The response should be a faithful copy of every record, with nothing left out.

:: Exercise data ::

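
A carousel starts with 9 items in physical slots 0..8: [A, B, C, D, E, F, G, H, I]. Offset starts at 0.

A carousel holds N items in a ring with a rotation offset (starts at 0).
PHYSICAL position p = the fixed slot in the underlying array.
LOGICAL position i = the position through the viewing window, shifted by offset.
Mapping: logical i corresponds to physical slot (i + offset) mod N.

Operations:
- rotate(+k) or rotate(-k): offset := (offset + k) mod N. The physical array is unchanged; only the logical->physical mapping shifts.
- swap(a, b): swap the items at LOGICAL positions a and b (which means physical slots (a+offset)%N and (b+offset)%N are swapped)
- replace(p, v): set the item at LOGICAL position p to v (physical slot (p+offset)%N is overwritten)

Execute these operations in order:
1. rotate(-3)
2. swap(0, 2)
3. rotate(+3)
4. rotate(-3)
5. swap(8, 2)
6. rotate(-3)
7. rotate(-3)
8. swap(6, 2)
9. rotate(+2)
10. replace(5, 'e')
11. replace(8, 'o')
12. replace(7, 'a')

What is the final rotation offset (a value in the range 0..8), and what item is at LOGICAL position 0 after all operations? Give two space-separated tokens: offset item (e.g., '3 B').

After op 1 (rotate(-3)): offset=6, physical=[A,B,C,D,E,F,G,H,I], logical=[G,H,I,A,B,C,D,E,F]
After op 2 (swap(0, 2)): offset=6, physical=[A,B,C,D,E,F,I,H,G], logical=[I,H,G,A,B,C,D,E,F]
After op 3 (rotate(+3)): offset=0, physical=[A,B,C,D,E,F,I,H,G], logical=[A,B,C,D,E,F,I,H,G]
After op 4 (rotate(-3)): offset=6, physical=[A,B,C,D,E,F,I,H,G], logical=[I,H,G,A,B,C,D,E,F]
After op 5 (swap(8, 2)): offset=6, physical=[A,B,C,D,E,G,I,H,F], logical=[I,H,F,A,B,C,D,E,G]
After op 6 (rotate(-3)): offset=3, physical=[A,B,C,D,E,G,I,H,F], logical=[D,E,G,I,H,F,A,B,C]
After op 7 (rotate(-3)): offset=0, physical=[A,B,C,D,E,G,I,H,F], logical=[A,B,C,D,E,G,I,H,F]
After op 8 (swap(6, 2)): offset=0, physical=[A,B,I,D,E,G,C,H,F], logical=[A,B,I,D,E,G,C,H,F]
After op 9 (rotate(+2)): offset=2, physical=[A,B,I,D,E,G,C,H,F], logical=[I,D,E,G,C,H,F,A,B]
After op 10 (replace(5, 'e')): offset=2, physical=[A,B,I,D,E,G,C,e,F], logical=[I,D,E,G,C,e,F,A,B]
After op 11 (replace(8, 'o')): offset=2, physical=[A,o,I,D,E,G,C,e,F], logical=[I,D,E,G,C,e,F,A,o]
After op 12 (replace(7, 'a')): offset=2, physical=[a,o,I,D,E,G,C,e,F], logical=[I,D,E,G,C,e,F,a,o]

Answer: 2 I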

:::

* _Finished task_:
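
A carousel starts with 9 items in physical slots 0..8: [A, B, C, D, E, F, G, H, I]. Offset starts at 0.

A carousel holds N items in a ring with a rotation offset (starts at 0).
PHYSICAL position p = the fixed slot in the underlying array.
LOGICAL position i = the position through the viewing window, shifted by offset.
Mapping: logical i corresponds to physical slot (i + offset) mod N.

Operations:
- rotate(+k) or rotate(-k): offset := (offset + k) mod N. The physical array is unchanged; only the logical->physical mapping shifts.
- swap(a, b): swap the items at LOGICAL positions a and b (which means physical slots (a+offset)%N and (b+offset)%N are swapped)
- replace(p, v): set the item at LOGICAL position p to v (physical slot (p+offset)%N is overwritten)

Execute these operations in order:
1. rotate(-3)
2. swap(0, 2)
3. rotate(+3)
4. rotate(-3)
5. swap(8, 2)
6. rotate(-3)
7. rotate(-3)
8. swap(6, 2)
9. rotate(+2)
10. replace(5, 'e')
11. replace(8, 'o')
12. replace(7, 'a')

What is the final rotation offset (a value in the range 0..8), and what item is at LOGICAL position 0 after all operations? Give two space-separated tokens: offset item (e.g., '3 B').

After op 1 (rotate(-3)): offset=6, physical=[A,B,C,D,E,F,G,H,I], logical=[G,H,I,A,B,C,D,E,F]
After op 2 (swap(0, 2)): offset=6, physical=[A,B,C,D,E,F,I,H,G], logical=[I,H,G,A,B,C,D,E,F]
After op 3 (rotate(+3)): offset=0, physical=[A,B,C,D,E,F,I,H,G], logical=[A,B,C,D,E,F,I,H,G]
After op 4 (rotate(-3)): offset=6, physical=[A,B,C,D,E,F,I,H,G], logical=[I,H,G,A,B,C,D,E,F]
After op 5 (swap(8, 2)): offset=6, physical=[A,B,C,D,E,G,I,H,F], logical=[I,H,F,A,B,C,D,E,G]
After op 6 (rotate(-3)): offset=3, physical=[A,B,C,D,E,G,I,H,F], logical=[D,E,G,I,H,F,A,B,C]
After op 7 (rotate(-3)): offset=0, physical=[A,B,C,D,E,G,I,H,F], logical=[A,B,C,D,E,G,I,H,F]
After op 8 (swap(6, 2)): offset=0, physical=[A,B,I,D,E,G,C,H,F], logical=[A,B,I,D,E,G,C,H,F]
After op 9 (rotate(+2)): offset=2, physical=[A,B,I,D,E,G,C,H,F], logical=[I,D,E,G,C,H,F,A,B]
After op 10 (replace(5, 'e')): offset=2, physical=[A,B,I,D,E,G,C,e,F], logical=[I,D,E,G,C,e,F,A,B]
After op 11 (replace(8, 'o')): offset=2, physical=[A,o,I,D,E,G,C,e,F], logical=[I,D,E,G,C,e,F,A,o]
After op 12 (replace(7, 'a')): offset=2, physical=[a,o,I,D,E,G,C,e,F], logical=[I,D,E,G,C,e,F,a,o]

Answer: 2 I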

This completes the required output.